**Source material**
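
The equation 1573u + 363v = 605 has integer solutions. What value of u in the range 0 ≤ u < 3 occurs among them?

2

Euclid: 1573 = 4·363 + 121; 363 = 3·121 + 0 → gcd = 121; 605 = 121·5.
Back-substitution yields 1573·(1) + 363·(-4) = 121, so one solution is u = 1·5 = 5, v = -4·5 = -20.
Solutions in u differ by 363/121 = 3; the one in [0, 3) is 5 mod 3 = 2.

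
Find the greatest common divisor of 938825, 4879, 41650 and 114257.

17

938825 = 5² · 17 · 47²; 4879 = 7 · 17 · 41; 41650 = 2 · 5² · 7² · 17; 114257 = 11 · 13 · 17 · 47
gcd takes min exponent of each prime: 17 = 17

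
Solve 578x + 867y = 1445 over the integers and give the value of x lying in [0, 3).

1

Euclid: 867 = 1·578 + 289; 578 = 2·289 + 0 → gcd = 289; 1445 = 289·5.
Back-substitution yields 578·(-1) + 867·(1) = 289, so one solution is x = -1·5 = -5, y = 1·5 = 5.
Solutions in x differ by 867/289 = 3; the one in [0, 3) is -5 mod 3 = 1.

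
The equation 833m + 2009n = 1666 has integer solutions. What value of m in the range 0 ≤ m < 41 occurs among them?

2

Reduce mod 2009: 833m ≡ 1666 (mod 2009). With g = gcd(833, 2009) = 49 dividing 1666, divide through: 17m ≡ 34 (mod 41).
Since gcd(17, 41) = 1, m ≡ 34·(17)⁻¹ ≡ 2 (mod 41). Smallest non-negative: 2.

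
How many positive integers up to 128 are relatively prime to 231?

Prime factors of 231: 3, 7, 11. Count integers ≤ 128 divisible by none of them.
By inclusion–exclusion: 128 − ⌊128/3⌋ − ⌊128/7⌋ − ⌊128/11⌋ + ⌊128/21⌋ + ⌊128/33⌋ + ⌊128/77⌋ − ⌊128/231⌋ = 67.

67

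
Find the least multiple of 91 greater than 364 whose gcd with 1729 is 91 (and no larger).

1729 = 91·19. Any k with gcd(k, 1729) = 91 is a multiple of 91, say 91s, with s coprime to 19.
Need s > 364/91, so s ≥ 5. First s ≥ 5 with gcd(s, 19) = 1 is s = 5. Thus k = 91·5 = 455.

455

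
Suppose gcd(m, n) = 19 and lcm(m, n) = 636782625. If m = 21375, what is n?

566029

m·n = gcd·lcm = 19·636782625 = 12098869875, so n = 12098869875/21375 = 566029.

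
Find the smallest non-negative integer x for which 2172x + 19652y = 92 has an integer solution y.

Reduce mod 19652: 2172x ≡ 92 (mod 19652). With g = gcd(2172, 19652) = 4 dividing 92, divide through: 543x ≡ 23 (mod 4913).
Since gcd(543, 4913) = 1, x ≡ 23·(543)⁻¹ ≡ 181 (mod 4913). Smallest non-negative: 181.

181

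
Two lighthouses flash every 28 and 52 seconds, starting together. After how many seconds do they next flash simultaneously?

364

gcd first: 52 = 1·28 + 24; 28 = 1·24 + 4; 24 = 6·4 + 0 → gcd = 4
lcm = 28·52/gcd = 1456/4 = 364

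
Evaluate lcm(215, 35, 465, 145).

215 = 5 · 43; 35 = 5 · 7; 465 = 3 · 5 · 31; 145 = 5 · 29
lcm takes max exponent of each prime: 3 · 5 · 7 · 29 · 31 · 43 = 4058985

4058985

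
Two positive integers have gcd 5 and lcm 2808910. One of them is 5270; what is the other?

2665

Using uv = gcd(u,v)·lcm(u,v) = 5·2808910 = 14044550, we get v = 14044550/5270 = 2665.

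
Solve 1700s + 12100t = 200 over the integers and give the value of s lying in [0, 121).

gcd(1700, 12100) = 100 (Euclid: 12100 = 7·1700 + 200; 1700 = 8·200 + 100; 200 = 2·100 + 0), and 100 | 200.
Extended Euclid: 1700·(57) + 12100·(-8) = 100. Scale by 2: s₀ = 114.
General solution s = s₀ + 121k; reducing mod 121 gives s = 114 (and t = -16).

114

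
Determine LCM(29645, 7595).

gcd first: 29645 = 3·7595 + 6860; 7595 = 1·6860 + 735; 6860 = 9·735 + 245; 735 = 3·245 + 0 → gcd = 245
lcm = 29645·7595/gcd = 225153775/245 = 918995

918995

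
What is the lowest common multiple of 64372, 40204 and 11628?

5210076564

64372 = 2² · 7 · 11² · 19; 40204 = 2² · 19 · 23²; 11628 = 2² · 3² · 17 · 19
lcm takes max exponent of each prime: 2² · 3² · 7 · 11² · 17 · 19 · 23² = 5210076564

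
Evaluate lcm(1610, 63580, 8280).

lcm(1610, 63580) = 1610·63580/gcd = 102363800/10 = 10236380
lcm(10236380, 8280) = 10236380·8280/gcd = 84757226400/460 = 184254840

184254840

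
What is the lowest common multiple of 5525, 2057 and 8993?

353649725

5525 = 5² · 13 · 17; 2057 = 11² · 17; 8993 = 17 · 23²
lcm takes max exponent of each prime: 5² · 11² · 13 · 17 · 23² = 353649725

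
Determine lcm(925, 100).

gcd first: 925 = 9·100 + 25; 100 = 4·25 + 0 → gcd = 25
lcm = 925·100/gcd = 92500/25 = 3700

3700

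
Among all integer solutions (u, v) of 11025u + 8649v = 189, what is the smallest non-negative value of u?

Euclid: 11025 = 1·8649 + 2376; 8649 = 3·2376 + 1521; 2376 = 1·1521 + 855; 1521 = 1·855 + 666; 855 = 1·666 + 189; 666 = 3·189 + 99; 189 = 1·99 + 90; 99 = 1·90 + 9; 90 = 10·9 + 0 → gcd = 9; 189 = 9·21.
Back-substitution yields 11025·(-91) + 8649·(116) = 9, so one solution is u = -91·21 = -1911, v = 116·21 = 2436.
Solutions in u differ by 8649/9 = 961; the one in [0, 961) is -1911 mod 961 = 11.

11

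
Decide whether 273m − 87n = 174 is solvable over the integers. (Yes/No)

gcd(273, 87): 273 = 3·87 + 12; 87 = 7·12 + 3; 12 = 4·3 + 0 → 3
3 divides 174, so a solution exists.

Yes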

**Required work**
This exercise requires an exact copy of all the records.

**Response for this exercise**
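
The equation 1573u + 363v = 605 has integer solutions. What value of u in the range 0 ≤ u < 3 occurs among them?

2

Euclid: 1573 = 4·363 + 121; 363 = 3·121 + 0 → gcd = 121; 605 = 121·5.
Back-substitution yields 1573·(1) + 363·(-4) = 121, so one solution is u = 1·5 = 5, v = -4·5 = -20.
Solutions in u differ by 363/121 = 3; the one in [0, 3) is 5 mod 3 = 2.

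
Find the greatest common divisor of 938825, 4879, 41650 and 114257.

17

938825 = 5² · 17 · 47²; 4879 = 7 · 17 · 41; 41650 = 2 · 5² · 7² · 17; 114257 = 11 · 13 · 17 · 47
gcd takes min exponent of each prime: 17 = 17

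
Solve 578x + 867y = 1445 over the integers and give the value of x lying in [0, 3).

1

Euclid: 867 = 1·578 + 289; 578 = 2·289 + 0 → gcd = 289; 1445 = 289·5.
Back-substitution yields 578·(-1) + 867·(1) = 289, so one solution is x = -1·5 = -5, y = 1·5 = 5.
Solutions in x differ by 867/289 = 3; the one in [0, 3) is -5 mod 3 = 1.

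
The equation 833m + 2009n = 1666 has integer solutions. What value of m in the range 0 ≤ m < 41 occurs among them?

2

Reduce mod 2009: 833m ≡ 1666 (mod 2009). With g = gcd(833, 2009) = 49 dividing 1666, divide through: 17m ≡ 34 (mod 41).
Since gcd(17, 41) = 1, m ≡ 34·(17)⁻¹ ≡ 2 (mod 41). Smallest non-negative: 2.

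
How many positive integers up to 128 are relatively prime to 231?

Prime factors of 231: 3, 7, 11. Count integers ≤ 128 divisible by none of them.
By inclusion–exclusion: 128 − ⌊128/3⌋ − ⌊128/7⌋ − ⌊128/11⌋ + ⌊128/21⌋ + ⌊128/33⌋ + ⌊128/77⌋ − ⌊128/231⌋ = 67.

67

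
Find the least multiple of 91 greater than 364 whose gcd with 1729 is 91 (and no larger).

1729 = 91·19. Any k with gcd(k, 1729) = 91 is a multiple of 91, say 91s, with s coprime to 19.
Need s > 364/91, so s ≥ 5. First s ≥ 5 with gcd(s, 19) = 1 is s = 5. Thus k = 91·5 = 455.

455

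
Suppose gcd(m, n) = 19 and lcm(m, n) = 636782625. If m = 21375, what is n?

566029

m·n = gcd·lcm = 19·636782625 = 12098869875, so n = 12098869875/21375 = 566029.

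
Find the smallest non-negative integer x for which 2172x + 19652y = 92 has an integer solution y.

Reduce mod 19652: 2172x ≡ 92 (mod 19652). With g = gcd(2172, 19652) = 4 dividing 92, divide through: 543x ≡ 23 (mod 4913).
Since gcd(543, 4913) = 1, x ≡ 23·(543)⁻¹ ≡ 181 (mod 4913). Smallest non-negative: 181.

181

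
Two lighthouses flash every 28 and 52 seconds, starting together. After how many seconds do they next flash simultaneously?

364

gcd first: 52 = 1·28 + 24; 28 = 1·24 + 4; 24 = 6·4 + 0 → gcd = 4
lcm = 28·52/gcd = 1456/4 = 364

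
Evaluate lcm(215, 35, 465, 145).

215 = 5 · 43; 35 = 5 · 7; 465 = 3 · 5 · 31; 145 = 5 · 29
lcm takes max exponent of each prime: 3 · 5 · 7 · 29 · 31 · 43 = 4058985

4058985

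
Two positive integers have gcd 5 and lcm 2808910. One of them is 5270; what is the other?

2665

Using uv = gcd(u,v)·lcm(u,v) = 5·2808910 = 14044550, we get v = 14044550/5270 = 2665.

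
Solve 1700s + 12100t = 200 over the integers and give the value of s lying in [0, 121).

gcd(1700, 12100) = 100 (Euclid: 12100 = 7·1700 + 200; 1700 = 8·200 + 100; 200 = 2·100 + 0), and 100 | 200.
Extended Euclid: 1700·(57) + 12100·(-8) = 100. Scale by 2: s₀ = 114.
General solution s = s₀ + 121k; reducing mod 121 gives s = 114 (and t = -16).

114

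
Determine LCM(29645, 7595).

gcd first: 29645 = 3·7595 + 6860; 7595 = 1·6860 + 735; 6860 = 9·735 + 245; 735 = 3·245 + 0 → gcd = 245
lcm = 29645·7595/gcd = 225153775/245 = 918995

918995

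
What is the lowest common multiple of 64372, 40204 and 11628?

5210076564

64372 = 2² · 7 · 11² · 19; 40204 = 2² · 19 · 23²; 11628 = 2² · 3² · 17 · 19
lcm takes max exponent of each prime: 2² · 3² · 7 · 11² · 17 · 19 · 23² = 5210076564

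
Evaluate lcm(1610, 63580, 8280).

lcm(1610, 63580) = 1610·63580/gcd = 102363800/10 = 10236380
lcm(10236380, 8280) = 10236380·8280/gcd = 84757226400/460 = 184254840

184254840

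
What is the lowest common multiple of 5525, 2057 and 8993?

353649725

5525 = 5² · 13 · 17; 2057 = 11² · 17; 8993 = 17 · 23²
lcm takes max exponent of each prime: 5² · 11² · 13 · 17 · 23² = 353649725

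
Determine lcm(925, 100).

gcd first: 925 = 9·100 + 25; 100 = 4·25 + 0 → gcd = 25
lcm = 925·100/gcd = 92500/25 = 3700

3700

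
Among all integer solutions (u, v) of 11025u + 8649v = 189, what is the smallest non-negative value of u?

Euclid: 11025 = 1·8649 + 2376; 8649 = 3·2376 + 1521; 2376 = 1·1521 + 855; 1521 = 1·855 + 666; 855 = 1·666 + 189; 666 = 3·189 + 99; 189 = 1·99 + 90; 99 = 1·90 + 9; 90 = 10·9 + 0 → gcd = 9; 189 = 9·21.
Back-substitution yields 11025·(-91) + 8649·(116) = 9, so one solution is u = -91·21 = -1911, v = 116·21 = 2436.
Solutions in u differ by 8649/9 = 961; the one in [0, 961) is -1911 mod 961 = 11.

11

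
Decide whether 273m − 87n = 174 is solvable over the integers. (Yes/No)

gcd(273, 87): 273 = 3·87 + 12; 87 = 7·12 + 3; 12 = 4·3 + 0 → 3
3 divides 174, so a solution exists.

Yes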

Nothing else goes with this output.